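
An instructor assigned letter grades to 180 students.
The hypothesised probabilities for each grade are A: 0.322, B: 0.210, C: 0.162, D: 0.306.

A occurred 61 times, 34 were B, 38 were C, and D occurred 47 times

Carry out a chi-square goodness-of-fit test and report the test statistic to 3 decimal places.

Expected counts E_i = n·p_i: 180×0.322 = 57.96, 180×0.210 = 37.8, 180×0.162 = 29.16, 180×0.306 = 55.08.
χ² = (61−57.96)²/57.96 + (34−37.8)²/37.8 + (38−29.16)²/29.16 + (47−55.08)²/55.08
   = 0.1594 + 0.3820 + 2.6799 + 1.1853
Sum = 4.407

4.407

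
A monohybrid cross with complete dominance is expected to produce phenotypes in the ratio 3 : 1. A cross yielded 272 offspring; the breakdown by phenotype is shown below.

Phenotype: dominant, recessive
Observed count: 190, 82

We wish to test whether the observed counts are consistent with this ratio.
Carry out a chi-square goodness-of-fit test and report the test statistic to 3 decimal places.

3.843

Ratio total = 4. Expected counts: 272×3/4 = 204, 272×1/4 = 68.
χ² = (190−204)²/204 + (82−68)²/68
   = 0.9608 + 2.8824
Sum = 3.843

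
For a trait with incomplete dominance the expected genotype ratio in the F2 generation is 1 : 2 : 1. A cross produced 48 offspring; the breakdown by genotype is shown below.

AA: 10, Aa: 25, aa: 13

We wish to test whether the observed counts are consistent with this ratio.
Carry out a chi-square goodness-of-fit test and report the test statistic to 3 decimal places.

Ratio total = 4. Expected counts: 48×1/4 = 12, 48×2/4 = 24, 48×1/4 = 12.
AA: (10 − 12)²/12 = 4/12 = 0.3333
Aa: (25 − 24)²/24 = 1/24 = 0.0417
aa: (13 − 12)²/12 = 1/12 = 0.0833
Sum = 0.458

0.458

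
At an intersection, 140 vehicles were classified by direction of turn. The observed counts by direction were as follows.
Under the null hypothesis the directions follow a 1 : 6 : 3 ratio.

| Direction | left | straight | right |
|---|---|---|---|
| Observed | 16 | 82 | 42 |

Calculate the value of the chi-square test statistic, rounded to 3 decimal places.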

*Your instructions:*
Each line from the one containing "Under the null" through the last line of the entries is to be copied exactly, with no other lines added.

*Finished exercise:*
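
Under the null hypothesis the directions follow a 1 : 6 : 3 ratio.

| Direction | left | straight | right |
|---|---|---|---|
| Observed | 16 | 82 | 42 |

Calculate the value of the chi-square test statistic, rounded to 3 decimal places.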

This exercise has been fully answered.